Top of DATA SUPPLIED

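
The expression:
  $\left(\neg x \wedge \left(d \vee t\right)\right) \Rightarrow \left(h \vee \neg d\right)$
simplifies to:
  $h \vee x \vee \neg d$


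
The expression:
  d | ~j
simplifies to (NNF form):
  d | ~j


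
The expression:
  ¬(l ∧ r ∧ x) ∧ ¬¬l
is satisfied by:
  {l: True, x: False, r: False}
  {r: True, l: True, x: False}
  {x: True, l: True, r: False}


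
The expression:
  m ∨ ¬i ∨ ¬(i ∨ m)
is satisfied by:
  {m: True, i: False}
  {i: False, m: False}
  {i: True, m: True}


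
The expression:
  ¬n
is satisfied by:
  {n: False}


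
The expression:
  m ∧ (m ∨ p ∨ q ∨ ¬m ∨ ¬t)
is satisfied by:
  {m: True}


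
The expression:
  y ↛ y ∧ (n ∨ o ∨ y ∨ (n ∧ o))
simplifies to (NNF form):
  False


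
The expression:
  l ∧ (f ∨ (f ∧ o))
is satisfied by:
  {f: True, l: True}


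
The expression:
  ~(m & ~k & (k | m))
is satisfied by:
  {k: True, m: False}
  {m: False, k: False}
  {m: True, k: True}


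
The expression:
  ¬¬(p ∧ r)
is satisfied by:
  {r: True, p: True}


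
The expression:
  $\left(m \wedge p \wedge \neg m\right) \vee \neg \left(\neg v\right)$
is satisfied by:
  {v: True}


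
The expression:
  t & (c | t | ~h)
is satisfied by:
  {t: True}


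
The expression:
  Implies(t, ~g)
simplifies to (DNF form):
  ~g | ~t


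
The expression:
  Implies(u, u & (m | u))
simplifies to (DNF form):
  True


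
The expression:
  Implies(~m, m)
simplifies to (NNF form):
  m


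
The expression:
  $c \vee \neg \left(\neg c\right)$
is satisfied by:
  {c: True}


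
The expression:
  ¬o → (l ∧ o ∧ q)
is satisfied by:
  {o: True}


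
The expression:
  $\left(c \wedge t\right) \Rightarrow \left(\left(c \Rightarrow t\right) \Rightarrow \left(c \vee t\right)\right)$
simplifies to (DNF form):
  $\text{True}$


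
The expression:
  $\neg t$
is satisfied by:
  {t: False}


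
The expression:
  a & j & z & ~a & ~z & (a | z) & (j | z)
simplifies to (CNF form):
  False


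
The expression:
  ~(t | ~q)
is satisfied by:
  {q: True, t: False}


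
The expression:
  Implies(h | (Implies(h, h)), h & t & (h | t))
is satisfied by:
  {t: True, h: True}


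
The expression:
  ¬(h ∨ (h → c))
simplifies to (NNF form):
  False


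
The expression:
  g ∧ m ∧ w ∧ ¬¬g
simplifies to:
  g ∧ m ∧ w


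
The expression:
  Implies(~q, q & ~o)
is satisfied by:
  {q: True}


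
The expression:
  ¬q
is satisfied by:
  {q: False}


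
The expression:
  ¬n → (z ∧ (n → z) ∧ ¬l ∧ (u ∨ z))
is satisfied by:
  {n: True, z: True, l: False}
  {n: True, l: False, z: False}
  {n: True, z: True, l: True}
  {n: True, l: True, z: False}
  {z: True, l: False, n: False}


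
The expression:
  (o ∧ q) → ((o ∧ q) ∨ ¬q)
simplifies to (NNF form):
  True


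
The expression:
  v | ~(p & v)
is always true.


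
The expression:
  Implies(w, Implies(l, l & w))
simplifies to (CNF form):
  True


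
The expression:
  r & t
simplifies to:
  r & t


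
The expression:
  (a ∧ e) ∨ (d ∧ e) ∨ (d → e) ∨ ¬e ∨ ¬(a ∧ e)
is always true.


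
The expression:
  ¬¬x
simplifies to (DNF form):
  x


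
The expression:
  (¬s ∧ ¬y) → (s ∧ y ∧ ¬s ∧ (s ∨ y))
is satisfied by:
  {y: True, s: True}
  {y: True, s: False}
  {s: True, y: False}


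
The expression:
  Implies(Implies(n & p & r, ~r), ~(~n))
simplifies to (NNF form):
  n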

Bottom of DATA SUPPLIED

# [PROBLEM DESCRIPTION]
Across all the entries above, how many lines hold the word "wedge"? Answer with the number only.

# [PROBLEM SOLUTION]
3